• _Exercise description_: Return the data below exactly, stopping after the line with "T5: shear: y ← y − 1·x".

▬▬▬▬▬▬▬▬▬▬

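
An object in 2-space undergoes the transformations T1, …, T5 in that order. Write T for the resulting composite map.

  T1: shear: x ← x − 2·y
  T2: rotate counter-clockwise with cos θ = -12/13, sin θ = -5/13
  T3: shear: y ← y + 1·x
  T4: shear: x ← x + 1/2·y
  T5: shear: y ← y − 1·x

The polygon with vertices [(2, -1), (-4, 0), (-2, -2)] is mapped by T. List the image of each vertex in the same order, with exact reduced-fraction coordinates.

T1 shear: x ← x − 2·y: (2, -1) → (4, -1); (-4, 0) → (-4, 0); (-2, -2) → (2, -2)
T2 rotate counter-clockwise with cos θ = -12/13, sin θ = -5/13: (4, -1) → (-53/13, -8/13); (-4, 0) → (48/13, 20/13); (2, -2) → (-34/13, 14/13)
T3 shear: y ← y + 1·x: (-53/13, -8/13) → (-53/13, -61/13); (48/13, 20/13) → (48/13, 68/13); (-34/13, 14/13) → (-34/13, -20/13)
T4 shear: x ← x + 1/2·y: (-53/13, -61/13) → (-167/26, -61/13); (48/13, 68/13) → (82/13, 68/13); (-34/13, -20/13) → (-44/13, -20/13)
T5 shear: y ← y − 1·x: (-167/26, -61/13) → (-167/26, 45/26); (82/13, 68/13) → (82/13, -14/13); (-44/13, -20/13) → (-44/13, 24/13)

image vertices: (-167/26, 45/26), (82/13, -14/13), (-44/13, 24/13)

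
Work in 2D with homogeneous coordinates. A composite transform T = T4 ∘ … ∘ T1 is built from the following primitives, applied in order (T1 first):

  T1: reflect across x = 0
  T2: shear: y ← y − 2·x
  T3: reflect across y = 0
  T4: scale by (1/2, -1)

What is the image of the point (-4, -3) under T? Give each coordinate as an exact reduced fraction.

T(p) = (2, -11)

T1 reflect across x = 0: (-4, -3) → (4, -3)
T2 shear: y ← y − 2·x: (4, -3) → (4, -11)
T3 reflect across y = 0: (4, -11) → (4, 11)
T4 scale by (1/2, -1): (4, 11) → (2, -11)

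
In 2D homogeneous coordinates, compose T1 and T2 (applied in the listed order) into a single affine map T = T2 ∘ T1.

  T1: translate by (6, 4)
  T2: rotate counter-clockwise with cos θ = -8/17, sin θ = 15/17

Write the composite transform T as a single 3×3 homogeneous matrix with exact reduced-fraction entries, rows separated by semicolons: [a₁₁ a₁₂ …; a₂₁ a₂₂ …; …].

T1 = [1 0 6; 0 1 4; 0 0 1]
T2·T1 = [-8/17 -15/17 -108/17; 15/17 -8/17 58/17; 0 0 1]

T = [-8/17 -15/17 -108/17; 15/17 -8/17 58/17; 0 0 1]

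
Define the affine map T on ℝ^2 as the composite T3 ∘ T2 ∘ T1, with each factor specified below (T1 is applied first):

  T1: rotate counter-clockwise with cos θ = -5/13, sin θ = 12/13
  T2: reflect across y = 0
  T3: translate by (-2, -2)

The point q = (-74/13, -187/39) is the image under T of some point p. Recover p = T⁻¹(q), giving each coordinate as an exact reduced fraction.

T1 = [-5/13 -12/13 0; 12/13 -5/13 0; 0 0 1]
T2·T1 = [-5/13 -12/13 0; -12/13 5/13 0; 0 0 1]
T3·…·T1 = [-5/13 -12/13 -2; -12/13 5/13 -2; 0 0 1]
det M = -1; M⁻¹ = [-5/13 -12/13 -34/13; -12/13 5/13 -14/13; 0 0 1]
M⁻¹ · (-74/13, -187/39)ᵀ = (4, 7/3)ᵀ

p = (4, 7/3)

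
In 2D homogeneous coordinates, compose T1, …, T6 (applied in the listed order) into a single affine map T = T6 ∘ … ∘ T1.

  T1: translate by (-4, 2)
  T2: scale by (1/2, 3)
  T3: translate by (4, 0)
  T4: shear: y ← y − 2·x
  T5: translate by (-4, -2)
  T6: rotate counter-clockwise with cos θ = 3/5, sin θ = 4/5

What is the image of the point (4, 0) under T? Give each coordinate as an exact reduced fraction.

T1 translate by (-4, 2): (4, 0) → (0, 2)
T2 scale by (1/2, 3): (0, 2) → (0, 6)
T3 translate by (4, 0): (0, 6) → (4, 6)
T4 shear: y ← y − 2·x: (4, 6) → (4, -2)
T5 translate by (-4, -2): (4, -2) → (0, -4)
T6 rotate counter-clockwise with cos θ = 3/5, sin θ = 4/5: (0, -4) → (16/5, -12/5)

T(p) = (16/5, -12/5)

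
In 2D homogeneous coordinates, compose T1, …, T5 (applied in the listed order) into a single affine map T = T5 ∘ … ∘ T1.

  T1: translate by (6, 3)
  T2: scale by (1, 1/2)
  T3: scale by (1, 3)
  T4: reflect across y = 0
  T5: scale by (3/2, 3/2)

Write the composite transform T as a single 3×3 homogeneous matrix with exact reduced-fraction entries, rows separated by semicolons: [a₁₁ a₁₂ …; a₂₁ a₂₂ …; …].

T1 = [1 0 6; 0 1 3; 0 0 1]
T2·T1 = [1 0 6; 0 1/2 3/2; 0 0 1]
T3·…·T1 = [1 0 6; 0 3/2 9/2; 0 0 1]
T4·…·T1 = [1 0 6; 0 -3/2 -9/2; 0 0 1]
T5·…·T1 = [3/2 0 9; 0 -9/4 -27/4; 0 0 1]

T = [3/2 0 9; 0 -9/4 -27/4; 0 0 1]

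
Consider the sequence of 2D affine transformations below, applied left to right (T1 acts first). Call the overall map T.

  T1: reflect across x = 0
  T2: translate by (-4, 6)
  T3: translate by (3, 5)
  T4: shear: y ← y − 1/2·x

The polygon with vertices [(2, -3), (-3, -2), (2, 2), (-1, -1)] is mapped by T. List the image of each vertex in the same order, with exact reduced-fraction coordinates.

T1 reflect across x = 0: (2, -3) → (-2, -3); (-3, -2) → (3, -2); (2, 2) → (-2, 2); (-1, -1) → (1, -1)
T2 translate by (-4, 6): (-2, -3) → (-6, 3); (3, -2) → (-1, 4); (-2, 2) → (-6, 8); (1, -1) → (-3, 5)
T3 translate by (3, 5): (-6, 3) → (-3, 8); (-1, 4) → (2, 9); (-6, 8) → (-3, 13); (-3, 5) → (0, 10)
T4 shear: y ← y − 1/2·x: (-3, 8) → (-3, 19/2); (2, 9) → (2, 8); (-3, 13) → (-3, 29/2); (0, 10) → (0, 10)

image vertices: (-3, 19/2), (2, 8), (-3, 29/2), (0, 10)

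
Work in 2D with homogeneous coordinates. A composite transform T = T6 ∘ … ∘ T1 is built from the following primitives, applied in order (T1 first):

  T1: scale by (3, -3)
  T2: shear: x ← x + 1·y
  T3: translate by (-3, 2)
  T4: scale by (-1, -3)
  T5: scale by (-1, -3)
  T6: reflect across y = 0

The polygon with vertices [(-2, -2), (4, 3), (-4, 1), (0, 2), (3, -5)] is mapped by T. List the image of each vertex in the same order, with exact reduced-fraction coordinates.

image vertices: (-3, -72), (0, 63), (-18, 9), (-9, 36), (21, -153)

T1 scale by (3, -3): (-2, -2) → (-6, 6); (4, 3) → (12, -9); (-4, 1) → (-12, -3); (0, 2) → (0, -6); (3, -5) → (9, 15)
T2 shear: x ← x + 1·y: (-6, 6) → (0, 6); (12, -9) → (3, -9); (-12, -3) → (-15, -3); (0, -6) → (-6, -6); (9, 15) → (24, 15)
T3 translate by (-3, 2): (0, 6) → (-3, 8); (3, -9) → (0, -7); (-15, -3) → (-18, -1); (-6, -6) → (-9, -4); (24, 15) → (21, 17)
T4 scale by (-1, -3): (-3, 8) → (3, -24); (0, -7) → (0, 21); (-18, -1) → (18, 3); (-9, -4) → (9, 12); (21, 17) → (-21, -51)
T5 scale by (-1, -3): (3, -24) → (-3, 72); (0, 21) → (0, -63); (18, 3) → (-18, -9); (9, 12) → (-9, -36); (-21, -51) → (21, 153)
T6 reflect across y = 0: (-3, 72) → (-3, -72); (0, -63) → (0, 63); (-18, -9) → (-18, 9); (-9, -36) → (-9, 36); (21, 153) → (21, -153)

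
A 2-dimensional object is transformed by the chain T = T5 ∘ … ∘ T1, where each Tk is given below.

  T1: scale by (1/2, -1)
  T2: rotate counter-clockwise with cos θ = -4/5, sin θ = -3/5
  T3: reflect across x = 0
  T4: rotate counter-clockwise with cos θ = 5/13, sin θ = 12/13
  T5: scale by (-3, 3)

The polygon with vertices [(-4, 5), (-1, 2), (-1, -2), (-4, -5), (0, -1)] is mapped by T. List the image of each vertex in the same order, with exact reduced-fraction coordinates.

T1 scale by (1/2, -1): (-4, 5) → (-2, -5); (-1, 2) → (-1/2, -2); (-1, -2) → (-1/2, 2); (-4, -5) → (-2, 5); (0, -1) → (0, 1)
T2 rotate counter-clockwise with cos θ = -4/5, sin θ = -3/5: (-2, -5) → (-7/5, 26/5); (-1/2, -2) → (-4/5, 19/10); (-1/2, 2) → (8/5, -13/10); (-2, 5) → (23/5, -14/5); (0, 1) → (3/5, -4/5)
T3 reflect across x = 0: (-7/5, 26/5) → (7/5, 26/5); (-4/5, 19/10) → (4/5, 19/10); (8/5, -13/10) → (-8/5, -13/10); (23/5, -14/5) → (-23/5, -14/5); (3/5, -4/5) → (-3/5, -4/5)
T4 rotate counter-clockwise with cos θ = 5/13, sin θ = 12/13: (7/5, 26/5) → (-277/65, 214/65); (4/5, 19/10) → (-94/65, 191/130); (-8/5, -13/10) → (38/65, -257/130); (-23/5, -14/5) → (53/65, -346/65); (-3/5, -4/5) → (33/65, -56/65)
T5 scale by (-3, 3): (-277/65, 214/65) → (831/65, 642/65); (-94/65, 191/130) → (282/65, 573/130); (38/65, -257/130) → (-114/65, -771/130); (53/65, -346/65) → (-159/65, -1038/65); (33/65, -56/65) → (-99/65, -168/65)

image vertices: (831/65, 642/65), (282/65, 573/130), (-114/65, -771/130), (-159/65, -1038/65), (-99/65, -168/65)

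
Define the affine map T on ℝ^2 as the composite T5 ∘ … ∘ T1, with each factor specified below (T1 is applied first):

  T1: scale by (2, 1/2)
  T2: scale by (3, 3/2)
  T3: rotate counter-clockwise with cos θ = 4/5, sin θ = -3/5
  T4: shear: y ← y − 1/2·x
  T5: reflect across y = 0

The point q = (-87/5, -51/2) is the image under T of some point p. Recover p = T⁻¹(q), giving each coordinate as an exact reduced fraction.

p = (-4, 4)

T1 = [2 0 0; 0 1/2 0; 0 0 1]
T2·T1 = [6 0 0; 0 3/4 0; 0 0 1]
T3·…·T1 = [24/5 9/20 0; -18/5 3/5 0; 0 0 1]
T4·…·T1 = [24/5 9/20 0; -6 3/8 0; 0 0 1]
T5·…·T1 = [24/5 9/20 0; 6 -3/8 0; 0 0 1]
det M = -9/2; M⁻¹ = [1/12 1/10 0; 4/3 -16/15 0; 0 0 1]
M⁻¹ · (-87/5, -51/2)ᵀ = (-4, 4)ᵀ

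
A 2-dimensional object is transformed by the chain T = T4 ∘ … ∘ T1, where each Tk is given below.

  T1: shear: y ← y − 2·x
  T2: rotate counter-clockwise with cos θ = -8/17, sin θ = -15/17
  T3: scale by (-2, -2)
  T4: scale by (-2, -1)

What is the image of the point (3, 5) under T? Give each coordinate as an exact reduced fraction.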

▬▬▬▬▬▬▬▬▬▬

• _Completed exercise_:
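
An object in 2-space undergoes the transformations T1, …, T5 in that order. Write T for the resulting composite map.

  T1: shear: x ← x − 2·y
  T2: rotate counter-clockwise with cos θ = -12/13, sin θ = -5/13
  T3: shear: y ← y + 1·x
  T4: shear: x ← x + 1/2·y
  T5: shear: y ← y − 1·x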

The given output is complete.